EXERCISE AIM ▸ Retype exactly the lines below, beginning with the first and ending with the line where "3 tanks labeled 0..2." appears.

»»

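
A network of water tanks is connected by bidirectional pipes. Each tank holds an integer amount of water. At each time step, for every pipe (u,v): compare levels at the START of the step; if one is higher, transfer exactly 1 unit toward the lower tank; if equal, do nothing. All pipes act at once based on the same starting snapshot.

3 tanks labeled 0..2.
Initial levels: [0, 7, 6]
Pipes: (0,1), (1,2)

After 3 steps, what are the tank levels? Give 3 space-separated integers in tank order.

Step 1: flows [1->0,1->2] -> levels [1 5 7]
Step 2: flows [1->0,2->1] -> levels [2 5 6]
Step 3: flows [1->0,2->1] -> levels [3 5 5]

Answer: 3 5 5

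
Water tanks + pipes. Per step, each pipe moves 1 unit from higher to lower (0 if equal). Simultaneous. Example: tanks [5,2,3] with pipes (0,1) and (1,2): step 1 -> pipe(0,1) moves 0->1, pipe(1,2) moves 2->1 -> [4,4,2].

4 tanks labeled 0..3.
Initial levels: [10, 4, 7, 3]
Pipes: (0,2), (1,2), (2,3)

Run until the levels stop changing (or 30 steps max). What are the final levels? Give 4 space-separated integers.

Answer: 7 6 5 6

Derivation:
Step 1: flows [0->2,2->1,2->3] -> levels [9 5 6 4]
Step 2: flows [0->2,2->1,2->3] -> levels [8 6 5 5]
Step 3: flows [0->2,1->2,2=3] -> levels [7 5 7 5]
Step 4: flows [0=2,2->1,2->3] -> levels [7 6 5 6]
Step 5: flows [0->2,1->2,3->2] -> levels [6 5 8 5]
Step 6: flows [2->0,2->1,2->3] -> levels [7 6 5 6]
  -> period-2 cycle: step 6 state = step 4 state; never stabilizes
  -> state at step 30: (30-4) mod 2 = 0, same as step 4 -> [7 6 5 6]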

««

TASK ANSWER ▸
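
A network of water tanks is connected by bidirectional pipes. Each tank holds an integer amount of water. At each time step, for every pipe (u,v): compare levels at the START of the step; if one is higher, transfer exactly 1 unit toward the lower tank; if equal, do nothing. All pipes act at once based on the same starting snapshot.

3 tanks labeled 0..2.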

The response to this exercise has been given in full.